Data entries
Segment Open

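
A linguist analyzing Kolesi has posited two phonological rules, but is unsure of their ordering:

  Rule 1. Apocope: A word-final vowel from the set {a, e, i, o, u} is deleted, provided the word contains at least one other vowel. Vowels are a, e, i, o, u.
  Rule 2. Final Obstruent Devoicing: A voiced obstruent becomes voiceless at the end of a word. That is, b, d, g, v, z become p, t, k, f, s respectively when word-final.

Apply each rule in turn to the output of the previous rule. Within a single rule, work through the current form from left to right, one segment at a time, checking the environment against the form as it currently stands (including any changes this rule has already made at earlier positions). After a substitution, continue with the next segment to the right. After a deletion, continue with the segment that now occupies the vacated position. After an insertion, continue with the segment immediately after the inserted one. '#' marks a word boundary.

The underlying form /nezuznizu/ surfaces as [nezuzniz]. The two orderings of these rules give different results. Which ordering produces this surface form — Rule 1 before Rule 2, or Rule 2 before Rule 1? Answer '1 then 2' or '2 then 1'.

2 then 1

Order 1 then 2:
  1 Apocope: [nezuznizu] → [nezuzniz]
  2 Final Obstruent Devoicing: [nezuzniz] → [nezuznis]
  result: [nezuznis]
Order 2 then 1:
  2 Final Obstruent Devoicing: no change — [nezuznizu]
  1 Apocope: [nezuznizu] → [nezuzniz]
  result: [nezuzniz]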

Segment Closed

What to work on
Write out the lines from the one containing "The underlying form" through the last line of the records above. Include both of those lines and nothing else.

Result of this exercise
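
The underlying form /nezuznizu/ surfaces as [nezuzniz]. The two orderings of these rules give different results. Which ordering produces this surface form — Rule 1 before Rule 2, or Rule 2 before Rule 1? Answer '1 then 2' or '2 then 1'.

2 then 1

Order 1 then 2:
  1 Apocope: [nezuznizu] → [nezuzniz]
  2 Final Obstruent Devoicing: [nezuzniz] → [nezuznis]
  result: [nezuznis]
Order 2 then 1:
  2 Final Obstruent Devoicing: no change — [nezuznizu]
  1 Apocope: [nezuznizu] → [nezuzniz]
  result: [nezuzniz]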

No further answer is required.